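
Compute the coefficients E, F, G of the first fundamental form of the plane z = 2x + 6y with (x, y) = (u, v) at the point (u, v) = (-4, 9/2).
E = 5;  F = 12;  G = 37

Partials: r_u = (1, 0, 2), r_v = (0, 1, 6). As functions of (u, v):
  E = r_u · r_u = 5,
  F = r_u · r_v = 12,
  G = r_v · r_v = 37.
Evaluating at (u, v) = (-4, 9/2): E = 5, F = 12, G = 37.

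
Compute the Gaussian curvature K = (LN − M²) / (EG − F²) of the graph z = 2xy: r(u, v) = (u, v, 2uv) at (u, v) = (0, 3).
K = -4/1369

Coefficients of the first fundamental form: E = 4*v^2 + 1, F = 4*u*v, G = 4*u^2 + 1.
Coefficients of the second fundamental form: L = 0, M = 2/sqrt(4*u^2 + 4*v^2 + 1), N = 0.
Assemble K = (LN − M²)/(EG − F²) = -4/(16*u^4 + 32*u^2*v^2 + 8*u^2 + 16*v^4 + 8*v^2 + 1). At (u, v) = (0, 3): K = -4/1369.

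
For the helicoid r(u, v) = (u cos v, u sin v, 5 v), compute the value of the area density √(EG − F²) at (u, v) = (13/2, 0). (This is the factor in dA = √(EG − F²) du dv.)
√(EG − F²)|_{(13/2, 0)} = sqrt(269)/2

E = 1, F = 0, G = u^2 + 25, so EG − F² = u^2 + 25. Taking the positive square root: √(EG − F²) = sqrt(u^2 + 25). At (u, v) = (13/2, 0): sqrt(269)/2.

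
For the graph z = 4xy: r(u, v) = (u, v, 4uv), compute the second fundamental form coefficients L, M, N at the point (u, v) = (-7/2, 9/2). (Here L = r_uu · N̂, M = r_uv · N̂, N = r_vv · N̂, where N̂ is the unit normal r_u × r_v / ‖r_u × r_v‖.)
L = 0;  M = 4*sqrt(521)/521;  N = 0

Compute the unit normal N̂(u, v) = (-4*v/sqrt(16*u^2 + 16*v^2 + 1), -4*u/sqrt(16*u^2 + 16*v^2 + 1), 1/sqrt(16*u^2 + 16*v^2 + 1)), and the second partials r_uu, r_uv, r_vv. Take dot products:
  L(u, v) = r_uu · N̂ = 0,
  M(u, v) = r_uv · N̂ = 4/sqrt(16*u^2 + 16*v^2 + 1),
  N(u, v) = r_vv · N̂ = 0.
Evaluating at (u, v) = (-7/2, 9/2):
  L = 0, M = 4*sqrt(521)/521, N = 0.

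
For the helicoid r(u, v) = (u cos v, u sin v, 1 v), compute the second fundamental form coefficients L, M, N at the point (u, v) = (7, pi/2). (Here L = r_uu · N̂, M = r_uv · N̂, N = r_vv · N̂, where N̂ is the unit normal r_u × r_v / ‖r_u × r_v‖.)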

---

**EXERCISE DETAILS:** Line by line, please copy the records above exactly.

**RESULT BELOW:**
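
Compute the coefficients E, F, G of the first fundamental form of the plane z = 2x + 6y with (x, y) = (u, v) at the point (u, v) = (-4, 9/2).
E = 5;  F = 12;  G = 37

Partials: r_u = (1, 0, 2), r_v = (0, 1, 6). As functions of (u, v):
  E = r_u · r_u = 5,
  F = r_u · r_v = 12,
  G = r_v · r_v = 37.
Evaluating at (u, v) = (-4, 9/2): E = 5, F = 12, G = 37.

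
Compute the Gaussian curvature K = (LN − M²) / (EG − F²) of the graph z = 2xy: r(u, v) = (u, v, 2uv) at (u, v) = (0, 3).
K = -4/1369

Coefficients of the first fundamental form: E = 4*v^2 + 1, F = 4*u*v, G = 4*u^2 + 1.
Coefficients of the second fundamental form: L = 0, M = 2/sqrt(4*u^2 + 4*v^2 + 1), N = 0.
Assemble K = (LN − M²)/(EG − F²) = -4/(16*u^4 + 32*u^2*v^2 + 8*u^2 + 16*v^4 + 8*v^2 + 1). At (u, v) = (0, 3): K = -4/1369.

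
For the helicoid r(u, v) = (u cos v, u sin v, 5 v), compute the value of the area density √(EG − F²) at (u, v) = (13/2, 0). (This is the factor in dA = √(EG − F²) du dv.)
√(EG − F²)|_{(13/2, 0)} = sqrt(269)/2

E = 1, F = 0, G = u^2 + 25, so EG − F² = u^2 + 25. Taking the positive square root: √(EG − F²) = sqrt(u^2 + 25). At (u, v) = (13/2, 0): sqrt(269)/2.

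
For the graph z = 4xy: r(u, v) = (u, v, 4uv), compute the second fundamental form coefficients L, M, N at the point (u, v) = (-7/2, 9/2). (Here L = r_uu · N̂, M = r_uv · N̂, N = r_vv · N̂, where N̂ is the unit normal r_u × r_v / ‖r_u × r_v‖.)
L = 0;  M = 4*sqrt(521)/521;  N = 0

Compute the unit normal N̂(u, v) = (-4*v/sqrt(16*u^2 + 16*v^2 + 1), -4*u/sqrt(16*u^2 + 16*v^2 + 1), 1/sqrt(16*u^2 + 16*v^2 + 1)), and the second partials r_uu, r_uv, r_vv. Take dot products:
  L(u, v) = r_uu · N̂ = 0,
  M(u, v) = r_uv · N̂ = 4/sqrt(16*u^2 + 16*v^2 + 1),
  N(u, v) = r_vv · N̂ = 0.
Evaluating at (u, v) = (-7/2, 9/2):
  L = 0, M = 4*sqrt(521)/521, N = 0.

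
For the helicoid r(u, v) = (u cos v, u sin v, 1 v), compute the second fundamental form coefficients L, M, N at the point (u, v) = (7, pi/2). (Here L = r_uu · N̂, M = r_uv · N̂, N = r_vv · N̂, where N̂ is the unit normal r_u × r_v / ‖r_u × r_v‖.)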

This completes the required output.